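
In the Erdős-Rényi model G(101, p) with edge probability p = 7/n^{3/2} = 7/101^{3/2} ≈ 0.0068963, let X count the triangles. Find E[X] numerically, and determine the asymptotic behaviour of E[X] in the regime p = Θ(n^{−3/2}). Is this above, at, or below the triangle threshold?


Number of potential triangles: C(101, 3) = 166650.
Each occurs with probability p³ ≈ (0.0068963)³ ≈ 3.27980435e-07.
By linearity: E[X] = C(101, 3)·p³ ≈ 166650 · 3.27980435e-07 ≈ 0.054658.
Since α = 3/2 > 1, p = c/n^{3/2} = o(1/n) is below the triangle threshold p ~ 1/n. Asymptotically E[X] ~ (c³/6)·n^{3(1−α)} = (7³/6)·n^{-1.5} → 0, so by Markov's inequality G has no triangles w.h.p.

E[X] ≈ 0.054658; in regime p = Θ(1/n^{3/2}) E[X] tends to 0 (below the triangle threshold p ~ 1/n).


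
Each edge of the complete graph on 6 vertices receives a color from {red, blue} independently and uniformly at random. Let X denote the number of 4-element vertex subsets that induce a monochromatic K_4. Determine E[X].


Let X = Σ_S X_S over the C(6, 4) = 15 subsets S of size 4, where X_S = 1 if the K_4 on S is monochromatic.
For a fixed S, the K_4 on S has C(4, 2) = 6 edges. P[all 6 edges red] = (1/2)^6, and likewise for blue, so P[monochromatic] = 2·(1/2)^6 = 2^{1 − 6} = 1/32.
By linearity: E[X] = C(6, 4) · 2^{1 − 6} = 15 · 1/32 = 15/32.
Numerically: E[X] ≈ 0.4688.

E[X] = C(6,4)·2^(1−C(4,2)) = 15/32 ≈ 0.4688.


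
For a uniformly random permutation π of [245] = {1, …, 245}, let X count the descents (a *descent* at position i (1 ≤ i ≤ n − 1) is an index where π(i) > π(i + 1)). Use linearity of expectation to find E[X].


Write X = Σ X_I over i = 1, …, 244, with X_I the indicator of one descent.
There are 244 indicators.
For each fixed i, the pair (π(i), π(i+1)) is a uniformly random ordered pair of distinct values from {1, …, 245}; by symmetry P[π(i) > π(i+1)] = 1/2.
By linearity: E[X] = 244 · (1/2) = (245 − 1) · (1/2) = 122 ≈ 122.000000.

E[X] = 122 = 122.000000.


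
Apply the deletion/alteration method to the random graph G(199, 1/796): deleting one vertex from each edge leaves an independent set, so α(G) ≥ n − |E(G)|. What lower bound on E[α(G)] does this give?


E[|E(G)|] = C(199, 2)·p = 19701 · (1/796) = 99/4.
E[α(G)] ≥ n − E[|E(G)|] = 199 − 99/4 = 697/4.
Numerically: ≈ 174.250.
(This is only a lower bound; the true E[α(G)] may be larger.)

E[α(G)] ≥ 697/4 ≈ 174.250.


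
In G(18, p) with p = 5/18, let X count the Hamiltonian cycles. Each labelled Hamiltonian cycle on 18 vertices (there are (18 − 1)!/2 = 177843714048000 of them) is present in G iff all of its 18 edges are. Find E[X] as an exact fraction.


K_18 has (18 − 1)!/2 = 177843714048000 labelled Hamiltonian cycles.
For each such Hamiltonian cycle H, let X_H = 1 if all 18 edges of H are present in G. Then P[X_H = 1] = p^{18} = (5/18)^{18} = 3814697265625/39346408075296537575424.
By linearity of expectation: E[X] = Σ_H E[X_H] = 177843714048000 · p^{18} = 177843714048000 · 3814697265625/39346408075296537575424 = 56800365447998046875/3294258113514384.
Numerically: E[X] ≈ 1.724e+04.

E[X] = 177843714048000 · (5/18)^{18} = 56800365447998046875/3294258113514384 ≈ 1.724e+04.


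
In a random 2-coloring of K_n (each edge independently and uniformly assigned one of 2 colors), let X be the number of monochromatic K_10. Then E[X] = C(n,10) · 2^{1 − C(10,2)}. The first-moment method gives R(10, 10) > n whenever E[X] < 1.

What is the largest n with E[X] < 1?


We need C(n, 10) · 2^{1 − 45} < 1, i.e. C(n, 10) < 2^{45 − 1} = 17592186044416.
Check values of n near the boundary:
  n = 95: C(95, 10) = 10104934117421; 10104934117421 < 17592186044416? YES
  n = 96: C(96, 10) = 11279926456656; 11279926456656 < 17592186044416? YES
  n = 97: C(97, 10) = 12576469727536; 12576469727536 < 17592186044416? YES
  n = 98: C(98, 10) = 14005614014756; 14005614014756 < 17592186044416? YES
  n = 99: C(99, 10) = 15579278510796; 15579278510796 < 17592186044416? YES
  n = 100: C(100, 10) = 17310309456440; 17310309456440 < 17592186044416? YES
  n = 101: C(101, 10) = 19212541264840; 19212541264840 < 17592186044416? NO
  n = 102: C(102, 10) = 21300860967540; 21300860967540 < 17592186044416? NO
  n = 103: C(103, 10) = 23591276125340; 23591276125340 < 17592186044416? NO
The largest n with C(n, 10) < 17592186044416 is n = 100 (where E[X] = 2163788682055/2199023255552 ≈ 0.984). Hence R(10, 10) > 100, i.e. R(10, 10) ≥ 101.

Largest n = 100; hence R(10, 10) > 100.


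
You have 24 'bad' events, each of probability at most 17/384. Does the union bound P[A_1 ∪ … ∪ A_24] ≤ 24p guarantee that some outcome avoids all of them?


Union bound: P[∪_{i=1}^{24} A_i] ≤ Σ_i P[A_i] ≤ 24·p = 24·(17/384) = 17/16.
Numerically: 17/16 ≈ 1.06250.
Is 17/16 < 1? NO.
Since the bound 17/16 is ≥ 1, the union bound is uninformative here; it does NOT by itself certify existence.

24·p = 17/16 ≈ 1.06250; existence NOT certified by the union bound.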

[Exercise prompt] Word for word, return the entire set of entries.

[Result]
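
In the Erdős-Rényi model G(101, p) with edge probability p = 7/n^{3/2} = 7/101^{3/2} ≈ 0.0068963, let X count the triangles. Find E[X] numerically, and determine the asymptotic behaviour of E[X] in the regime p = Θ(n^{−3/2}). Is this above, at, or below the triangle threshold?


Number of potential triangles: C(101, 3) = 166650.
Each occurs with probability p³ ≈ (0.0068963)³ ≈ 3.27980435e-07.
By linearity: E[X] = C(101, 3)·p³ ≈ 166650 · 3.27980435e-07 ≈ 0.054658.
Since α = 3/2 > 1, p = c/n^{3/2} = o(1/n) is below the triangle threshold p ~ 1/n. Asymptotically E[X] ~ (c³/6)·n^{3(1−α)} = (7³/6)·n^{-1.5} → 0, so by Markov's inequality G has no triangles w.h.p.

E[X] ≈ 0.054658; in regime p = Θ(1/n^{3/2}) E[X] tends to 0 (below the triangle threshold p ~ 1/n).


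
Each edge of the complete graph on 6 vertices receives a color from {red, blue} independently and uniformly at random. Let X denote the number of 4-element vertex subsets that induce a monochromatic K_4. Determine E[X].


Let X = Σ_S X_S over the C(6, 4) = 15 subsets S of size 4, where X_S = 1 if the K_4 on S is monochromatic.
For a fixed S, the K_4 on S has C(4, 2) = 6 edges. P[all 6 edges red] = (1/2)^6, and likewise for blue, so P[monochromatic] = 2·(1/2)^6 = 2^{1 − 6} = 1/32.
By linearity: E[X] = C(6, 4) · 2^{1 − 6} = 15 · 1/32 = 15/32.
Numerically: E[X] ≈ 0.4688.

E[X] = C(6,4)·2^(1−C(4,2)) = 15/32 ≈ 0.4688.


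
For a uniformly random permutation π of [245] = {1, …, 245}, let X count the descents (a *descent* at position i (1 ≤ i ≤ n − 1) is an index where π(i) > π(i + 1)). Use linearity of expectation to find E[X].


Write X = Σ X_I over i = 1, …, 244, with X_I the indicator of one descent.
There are 244 indicators.
For each fixed i, the pair (π(i), π(i+1)) is a uniformly random ordered pair of distinct values from {1, …, 245}; by symmetry P[π(i) > π(i+1)] = 1/2.
By linearity: E[X] = 244 · (1/2) = (245 − 1) · (1/2) = 122 ≈ 122.000000.

E[X] = 122 = 122.000000.


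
Apply the deletion/alteration method to the random graph G(199, 1/796): deleting one vertex from each edge leaves an independent set, so α(G) ≥ n − |E(G)|. What lower bound on E[α(G)] does this give?


E[|E(G)|] = C(199, 2)·p = 19701 · (1/796) = 99/4.
E[α(G)] ≥ n − E[|E(G)|] = 199 − 99/4 = 697/4.
Numerically: ≈ 174.250.
(This is only a lower bound; the true E[α(G)] may be larger.)

E[α(G)] ≥ 697/4 ≈ 174.250.


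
In G(18, p) with p = 5/18, let X count the Hamiltonian cycles. Each labelled Hamiltonian cycle on 18 vertices (there are (18 − 1)!/2 = 177843714048000 of them) is present in G iff all of its 18 edges are. Find E[X] as an exact fraction.


K_18 has (18 − 1)!/2 = 177843714048000 labelled Hamiltonian cycles.
For each such Hamiltonian cycle H, let X_H = 1 if all 18 edges of H are present in G. Then P[X_H = 1] = p^{18} = (5/18)^{18} = 3814697265625/39346408075296537575424.
By linearity of expectation: E[X] = Σ_H E[X_H] = 177843714048000 · p^{18} = 177843714048000 · 3814697265625/39346408075296537575424 = 56800365447998046875/3294258113514384.
Numerically: E[X] ≈ 1.724e+04.

E[X] = 177843714048000 · (5/18)^{18} = 56800365447998046875/3294258113514384 ≈ 1.724e+04.


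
In a random 2-coloring of K_n (each edge independently and uniformly assigned one of 2 colors), let X be the number of monochromatic K_10. Then E[X] = C(n,10) · 2^{1 − C(10,2)}. The first-moment method gives R(10, 10) > n whenever E[X] < 1.

What is the largest n with E[X] < 1?


We need C(n, 10) · 2^{1 − 45} < 1, i.e. C(n, 10) < 2^{45 − 1} = 17592186044416.
Check values of n near the boundary:
  n = 95: C(95, 10) = 10104934117421; 10104934117421 < 17592186044416? YES
  n = 96: C(96, 10) = 11279926456656; 11279926456656 < 17592186044416? YES
  n = 97: C(97, 10) = 12576469727536; 12576469727536 < 17592186044416? YES
  n = 98: C(98, 10) = 14005614014756; 14005614014756 < 17592186044416? YES
  n = 99: C(99, 10) = 15579278510796; 15579278510796 < 17592186044416? YES
  n = 100: C(100, 10) = 17310309456440; 17310309456440 < 17592186044416? YES
  n = 101: C(101, 10) = 19212541264840; 19212541264840 < 17592186044416? NO
  n = 102: C(102, 10) = 21300860967540; 21300860967540 < 17592186044416? NO
  n = 103: C(103, 10) = 23591276125340; 23591276125340 < 17592186044416? NO
The largest n with C(n, 10) < 17592186044416 is n = 100 (where E[X] = 2163788682055/2199023255552 ≈ 0.984). Hence R(10, 10) > 100, i.e. R(10, 10) ≥ 101.

Largest n = 100; hence R(10, 10) > 100.


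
You have 24 'bad' events, each of probability at most 17/384. Does the union bound P[A_1 ∪ … ∪ A_24] ≤ 24p guarantee that some outcome avoids all of them?


Union bound: P[∪_{i=1}^{24} A_i] ≤ Σ_i P[A_i] ≤ 24·p = 24·(17/384) = 17/16.
Numerically: 17/16 ≈ 1.06250.
Is 17/16 < 1? NO.
Since the bound 17/16 is ≥ 1, the union bound is uninformative here; it does NOT by itself certify existence.

24·p = 17/16 ≈ 1.06250; existence NOT certified by the union bound.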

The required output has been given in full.